━━━━━ Material for this task ━━━━━

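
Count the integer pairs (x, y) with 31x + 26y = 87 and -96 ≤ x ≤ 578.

gcd(31, 26):
  31 = 1×26 + 5
  26 = 5×5 + 1
  5 = 5×1
so gcd(31, 26) = 1.
Back-substitute for Bézout coefficients:
  1 = 26 - 5×5
  ... = 31×(-5) + 26×(6)
Scale by 87: particular solution (-435, 522); reduce x mod 26: (7, -5).
General solution: x = 7 + 26t, y = -5 - 31t for integer t.
-96 ≤ 7 + 26t ≤ 578 gives t ∈ [-3, 21], which is 25 values.

25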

━━━━━

■ Goal of the exercise
Each of the entries above should be written out again exactly.

■ Problem solution
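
Count the integer pairs (x, y) with 31x + 26y = 87 and -96 ≤ x ≤ 578.

gcd(31, 26):
  31 = 1×26 + 5
  26 = 5×5 + 1
  5 = 5×1
so gcd(31, 26) = 1.
Back-substitute for Bézout coefficients:
  1 = 26 - 5×5
  ... = 31×(-5) + 26×(6)
Scale by 87: particular solution (-435, 522); reduce x mod 26: (7, -5).
General solution: x = 7 + 26t, y = -5 - 31t for integer t.
-96 ≤ 7 + 26t ≤ 578 gives t ∈ [-3, 21], which is 25 values.

25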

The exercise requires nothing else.